- [Records provided]:
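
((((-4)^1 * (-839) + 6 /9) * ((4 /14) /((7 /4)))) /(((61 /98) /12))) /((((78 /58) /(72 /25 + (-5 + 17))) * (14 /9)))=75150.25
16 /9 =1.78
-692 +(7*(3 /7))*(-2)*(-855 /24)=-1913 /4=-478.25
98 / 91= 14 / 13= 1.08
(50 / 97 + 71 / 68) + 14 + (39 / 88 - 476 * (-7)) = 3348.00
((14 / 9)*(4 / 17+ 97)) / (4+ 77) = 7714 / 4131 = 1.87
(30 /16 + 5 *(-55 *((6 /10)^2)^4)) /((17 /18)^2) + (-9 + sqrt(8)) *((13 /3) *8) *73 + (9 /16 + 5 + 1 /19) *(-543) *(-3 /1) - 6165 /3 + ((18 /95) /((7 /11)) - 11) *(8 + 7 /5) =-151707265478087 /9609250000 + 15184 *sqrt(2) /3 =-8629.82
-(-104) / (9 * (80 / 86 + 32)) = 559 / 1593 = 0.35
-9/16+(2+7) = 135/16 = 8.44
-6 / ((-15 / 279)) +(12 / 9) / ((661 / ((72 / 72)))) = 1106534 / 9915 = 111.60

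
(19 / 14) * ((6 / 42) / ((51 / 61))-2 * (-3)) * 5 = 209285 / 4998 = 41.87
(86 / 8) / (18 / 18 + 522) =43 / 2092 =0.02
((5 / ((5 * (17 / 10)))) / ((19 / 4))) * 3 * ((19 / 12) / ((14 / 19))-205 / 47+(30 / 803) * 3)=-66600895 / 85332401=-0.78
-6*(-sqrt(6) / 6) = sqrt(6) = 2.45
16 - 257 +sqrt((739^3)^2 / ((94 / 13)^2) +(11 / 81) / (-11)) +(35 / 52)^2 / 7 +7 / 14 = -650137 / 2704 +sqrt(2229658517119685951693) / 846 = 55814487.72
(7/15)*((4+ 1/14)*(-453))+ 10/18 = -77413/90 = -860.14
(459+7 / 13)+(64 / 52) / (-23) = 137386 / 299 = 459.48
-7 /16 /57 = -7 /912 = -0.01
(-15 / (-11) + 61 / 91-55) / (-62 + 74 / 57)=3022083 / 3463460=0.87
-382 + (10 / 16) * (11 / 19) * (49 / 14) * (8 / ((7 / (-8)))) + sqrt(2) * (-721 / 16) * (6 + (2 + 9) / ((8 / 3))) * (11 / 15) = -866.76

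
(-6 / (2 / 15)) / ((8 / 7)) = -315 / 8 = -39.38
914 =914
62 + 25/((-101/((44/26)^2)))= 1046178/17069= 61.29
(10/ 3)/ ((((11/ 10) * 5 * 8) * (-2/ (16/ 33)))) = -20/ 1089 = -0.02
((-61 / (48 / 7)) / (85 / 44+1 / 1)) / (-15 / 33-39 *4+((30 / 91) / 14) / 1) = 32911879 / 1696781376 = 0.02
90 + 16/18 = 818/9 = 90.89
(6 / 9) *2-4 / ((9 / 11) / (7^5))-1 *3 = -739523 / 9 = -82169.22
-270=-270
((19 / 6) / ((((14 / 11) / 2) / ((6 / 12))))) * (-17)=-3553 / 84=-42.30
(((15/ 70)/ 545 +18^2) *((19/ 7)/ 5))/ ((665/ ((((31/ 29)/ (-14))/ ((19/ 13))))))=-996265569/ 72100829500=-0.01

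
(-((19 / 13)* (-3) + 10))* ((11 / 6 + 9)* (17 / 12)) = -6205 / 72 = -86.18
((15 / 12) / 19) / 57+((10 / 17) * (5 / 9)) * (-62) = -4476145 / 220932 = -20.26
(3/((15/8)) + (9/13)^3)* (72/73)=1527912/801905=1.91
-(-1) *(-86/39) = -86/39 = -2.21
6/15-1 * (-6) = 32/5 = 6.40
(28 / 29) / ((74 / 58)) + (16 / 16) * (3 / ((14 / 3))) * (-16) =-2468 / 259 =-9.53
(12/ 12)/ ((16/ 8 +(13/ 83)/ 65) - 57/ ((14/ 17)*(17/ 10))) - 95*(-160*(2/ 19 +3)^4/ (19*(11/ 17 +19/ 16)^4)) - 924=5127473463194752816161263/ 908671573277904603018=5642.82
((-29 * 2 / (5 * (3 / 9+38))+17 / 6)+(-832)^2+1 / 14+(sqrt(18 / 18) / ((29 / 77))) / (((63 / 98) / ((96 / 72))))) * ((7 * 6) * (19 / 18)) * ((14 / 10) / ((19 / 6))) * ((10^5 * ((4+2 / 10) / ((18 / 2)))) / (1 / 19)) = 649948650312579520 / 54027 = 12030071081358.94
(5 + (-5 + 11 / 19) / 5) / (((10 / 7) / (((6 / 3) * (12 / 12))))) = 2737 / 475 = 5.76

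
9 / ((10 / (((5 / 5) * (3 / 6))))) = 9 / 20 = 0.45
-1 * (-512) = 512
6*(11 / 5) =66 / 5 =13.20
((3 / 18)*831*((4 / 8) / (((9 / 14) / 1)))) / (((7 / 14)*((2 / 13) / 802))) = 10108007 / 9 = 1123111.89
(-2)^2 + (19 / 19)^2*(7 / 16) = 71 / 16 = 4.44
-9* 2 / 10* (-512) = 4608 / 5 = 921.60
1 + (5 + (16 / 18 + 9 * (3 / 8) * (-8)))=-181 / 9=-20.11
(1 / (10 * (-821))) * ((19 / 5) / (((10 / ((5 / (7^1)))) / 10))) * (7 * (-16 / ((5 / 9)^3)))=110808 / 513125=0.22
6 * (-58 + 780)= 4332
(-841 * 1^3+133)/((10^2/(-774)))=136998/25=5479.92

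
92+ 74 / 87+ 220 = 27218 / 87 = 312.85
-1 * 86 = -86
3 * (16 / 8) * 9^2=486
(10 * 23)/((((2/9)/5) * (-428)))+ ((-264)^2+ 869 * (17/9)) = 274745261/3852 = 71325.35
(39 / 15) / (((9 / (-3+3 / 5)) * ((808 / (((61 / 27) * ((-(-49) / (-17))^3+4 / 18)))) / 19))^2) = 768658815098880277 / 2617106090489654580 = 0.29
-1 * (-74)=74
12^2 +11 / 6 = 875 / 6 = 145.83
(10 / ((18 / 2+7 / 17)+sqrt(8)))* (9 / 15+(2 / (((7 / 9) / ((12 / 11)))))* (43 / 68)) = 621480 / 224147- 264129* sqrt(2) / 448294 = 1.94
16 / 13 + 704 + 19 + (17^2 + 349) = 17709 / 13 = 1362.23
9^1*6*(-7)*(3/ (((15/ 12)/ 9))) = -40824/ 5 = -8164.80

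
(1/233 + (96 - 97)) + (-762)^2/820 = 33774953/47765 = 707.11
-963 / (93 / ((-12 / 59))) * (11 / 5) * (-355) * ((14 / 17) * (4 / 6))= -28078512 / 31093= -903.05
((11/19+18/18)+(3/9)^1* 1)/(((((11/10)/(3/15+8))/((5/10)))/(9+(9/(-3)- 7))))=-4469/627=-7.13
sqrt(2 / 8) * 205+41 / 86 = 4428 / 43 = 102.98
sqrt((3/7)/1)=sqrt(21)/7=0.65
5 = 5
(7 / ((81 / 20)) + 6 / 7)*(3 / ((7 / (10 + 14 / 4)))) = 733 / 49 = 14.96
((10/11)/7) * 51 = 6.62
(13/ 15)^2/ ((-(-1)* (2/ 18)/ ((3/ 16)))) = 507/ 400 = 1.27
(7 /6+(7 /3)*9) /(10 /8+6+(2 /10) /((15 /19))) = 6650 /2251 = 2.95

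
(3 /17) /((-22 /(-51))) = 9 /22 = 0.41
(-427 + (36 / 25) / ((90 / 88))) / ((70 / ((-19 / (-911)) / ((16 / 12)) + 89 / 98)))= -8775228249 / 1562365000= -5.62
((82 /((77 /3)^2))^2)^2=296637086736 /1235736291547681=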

- [Assignment]: Lines above with the string "sqrt" need to be found and copied.

- [Response to this exercise]:
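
(30 /16 + 5 *(-55 *((6 /10)^2)^4)) /((17 /18)^2) + (-9 + sqrt(8)) *((13 /3) *8) *73 + (9 /16 + 5 + 1 /19) *(-543) *(-3 /1) - 6165 /3 + ((18 /95) /((7 /11)) - 11) *(8 + 7 /5) =-151707265478087 /9609250000 + 15184 *sqrt(2) /3 =-8629.82
-6*(-sqrt(6) / 6) = sqrt(6) = 2.45
16 - 257 +sqrt((739^3)^2 / ((94 / 13)^2) +(11 / 81) / (-11)) +(35 / 52)^2 / 7 +7 / 14 = -650137 / 2704 +sqrt(2229658517119685951693) / 846 = 55814487.72
-382 + (10 / 16) * (11 / 19) * (49 / 14) * (8 / ((7 / (-8)))) + sqrt(2) * (-721 / 16) * (6 + (2 + 9) / ((8 / 3))) * (11 / 15) = -866.76
((-29 * 2 / (5 * (3 / 9+38))+17 / 6)+(-832)^2+1 / 14+(sqrt(18 / 18) / ((29 / 77))) / (((63 / 98) / ((96 / 72))))) * ((7 * 6) * (19 / 18)) * ((14 / 10) / ((19 / 6))) * ((10^5 * ((4+2 / 10) / ((18 / 2)))) / (1 / 19)) = 649948650312579520 / 54027 = 12030071081358.94
(10 / ((18 / 2+7 / 17)+sqrt(8)))* (9 / 15+(2 / (((7 / 9) / ((12 / 11)))))* (43 / 68)) = 621480 / 224147- 264129* sqrt(2) / 448294 = 1.94
sqrt(2 / 8) * 205+41 / 86 = 4428 / 43 = 102.98
sqrt((3/7)/1)=sqrt(21)/7=0.65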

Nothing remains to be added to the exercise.